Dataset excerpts
■ ■ ■ ■ ■

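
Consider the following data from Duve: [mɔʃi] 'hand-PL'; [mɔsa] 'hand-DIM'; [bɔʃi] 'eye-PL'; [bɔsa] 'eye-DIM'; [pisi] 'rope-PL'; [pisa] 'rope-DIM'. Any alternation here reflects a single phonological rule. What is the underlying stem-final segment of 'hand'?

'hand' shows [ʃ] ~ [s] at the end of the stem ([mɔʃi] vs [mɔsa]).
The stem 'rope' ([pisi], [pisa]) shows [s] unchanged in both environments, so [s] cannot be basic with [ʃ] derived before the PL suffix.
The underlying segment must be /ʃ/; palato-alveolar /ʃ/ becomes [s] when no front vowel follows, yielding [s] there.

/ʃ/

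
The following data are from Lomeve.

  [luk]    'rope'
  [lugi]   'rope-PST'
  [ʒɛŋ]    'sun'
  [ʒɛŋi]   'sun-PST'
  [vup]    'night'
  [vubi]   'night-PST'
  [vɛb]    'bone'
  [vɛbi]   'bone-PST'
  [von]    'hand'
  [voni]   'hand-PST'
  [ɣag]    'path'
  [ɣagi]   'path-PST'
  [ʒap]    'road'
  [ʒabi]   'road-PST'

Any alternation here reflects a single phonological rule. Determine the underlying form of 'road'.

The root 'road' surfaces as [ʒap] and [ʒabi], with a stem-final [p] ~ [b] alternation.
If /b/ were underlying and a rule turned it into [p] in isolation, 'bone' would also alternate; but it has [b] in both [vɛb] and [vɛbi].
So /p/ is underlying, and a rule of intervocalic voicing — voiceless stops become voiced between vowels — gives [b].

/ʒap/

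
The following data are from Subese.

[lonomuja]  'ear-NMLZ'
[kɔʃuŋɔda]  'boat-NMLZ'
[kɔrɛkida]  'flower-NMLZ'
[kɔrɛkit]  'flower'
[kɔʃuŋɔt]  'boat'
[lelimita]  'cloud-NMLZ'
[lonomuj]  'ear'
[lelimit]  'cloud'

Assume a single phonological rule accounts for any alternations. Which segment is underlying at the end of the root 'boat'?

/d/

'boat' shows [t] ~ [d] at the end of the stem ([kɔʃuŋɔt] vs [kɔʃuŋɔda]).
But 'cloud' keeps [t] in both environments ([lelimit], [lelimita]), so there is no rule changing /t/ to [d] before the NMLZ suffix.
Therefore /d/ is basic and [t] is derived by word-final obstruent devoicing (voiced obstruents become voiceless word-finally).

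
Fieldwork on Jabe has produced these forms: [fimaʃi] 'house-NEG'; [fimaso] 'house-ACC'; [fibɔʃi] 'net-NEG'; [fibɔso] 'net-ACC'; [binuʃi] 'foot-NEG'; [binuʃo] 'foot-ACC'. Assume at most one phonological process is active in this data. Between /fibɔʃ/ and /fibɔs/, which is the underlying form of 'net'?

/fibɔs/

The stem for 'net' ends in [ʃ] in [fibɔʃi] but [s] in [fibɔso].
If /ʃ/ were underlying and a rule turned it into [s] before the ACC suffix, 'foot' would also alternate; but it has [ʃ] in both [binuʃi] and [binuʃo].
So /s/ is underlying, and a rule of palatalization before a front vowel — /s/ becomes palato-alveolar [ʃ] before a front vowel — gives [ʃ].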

■ ■ ■ ■ ■

> **Requirement**
Give a word-for-word copy of the records.

> **Exercise answer**
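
Consider the following data from Duve: [mɔʃi] 'hand-PL'; [mɔsa] 'hand-DIM'; [bɔʃi] 'eye-PL'; [bɔsa] 'eye-DIM'; [pisi] 'rope-PL'; [pisa] 'rope-DIM'. Any alternation here reflects a single phonological rule. What is the underlying stem-final segment of 'hand'?

'hand' shows [ʃ] ~ [s] at the end of the stem ([mɔʃi] vs [mɔsa]).
The stem 'rope' ([pisi], [pisa]) shows [s] unchanged in both environments, so [s] cannot be basic with [ʃ] derived before the PL suffix.
The underlying segment must be /ʃ/; palato-alveolar /ʃ/ becomes [s] when no front vowel follows, yielding [s] there.

/ʃ/

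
The following data are from Lomeve.

  [luk]    'rope'
  [lugi]   'rope-PST'
  [ʒɛŋ]    'sun'
  [ʒɛŋi]   'sun-PST'
  [vup]    'night'
  [vubi]   'night-PST'
  [vɛb]    'bone'
  [vɛbi]   'bone-PST'
  [von]    'hand'
  [voni]   'hand-PST'
  [ɣag]    'path'
  [ɣagi]   'path-PST'
  [ʒap]    'road'
  [ʒabi]   'road-PST'

Any alternation here reflects a single phonological rule. Determine the underlying form of 'road'.

The root 'road' surfaces as [ʒap] and [ʒabi], with a stem-final [p] ~ [b] alternation.
If /b/ were underlying and a rule turned it into [p] in isolation, 'bone' would also alternate; but it has [b] in both [vɛb] and [vɛbi].
So /p/ is underlying, and a rule of intervocalic voicing — voiceless stops become voiced between vowels — gives [b].

/ʒap/

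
The following data are from Subese.

[lonomuja]  'ear-NMLZ'
[kɔʃuŋɔda]  'boat-NMLZ'
[kɔrɛkida]  'flower-NMLZ'
[kɔrɛkit]  'flower'
[kɔʃuŋɔt]  'boat'
[lelimita]  'cloud-NMLZ'
[lonomuj]  'ear'
[lelimit]  'cloud'

Assume a single phonological rule accounts for any alternations. Which segment is underlying at the end of the root 'boat'?

/d/

'boat' shows [t] ~ [d] at the end of the stem ([kɔʃuŋɔt] vs [kɔʃuŋɔda]).
But 'cloud' keeps [t] in both environments ([lelimit], [lelimita]), so there is no rule changing /t/ to [d] before the NMLZ suffix.
Therefore /d/ is basic and [t] is derived by word-final obstruent devoicing (voiced obstruents become voiceless word-finally).

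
Fieldwork on Jabe has produced these forms: [fimaʃi] 'house-NEG'; [fimaso] 'house-ACC'; [fibɔʃi] 'net-NEG'; [fibɔso] 'net-ACC'; [binuʃi] 'foot-NEG'; [binuʃo] 'foot-ACC'. Assume at most one phonological process is active in this data. Between /fibɔʃ/ and /fibɔs/, which is the underlying form of 'net'?

/fibɔs/

The stem for 'net' ends in [ʃ] in [fibɔʃi] but [s] in [fibɔso].
If /ʃ/ were underlying and a rule turned it into [s] before the ACC suffix, 'foot' would also alternate; but it has [ʃ] in both [binuʃi] and [binuʃo].
So /s/ is underlying, and a rule of palatalization before a front vowel — /s/ becomes palato-alveolar [ʃ] before a front vowel — gives [ʃ].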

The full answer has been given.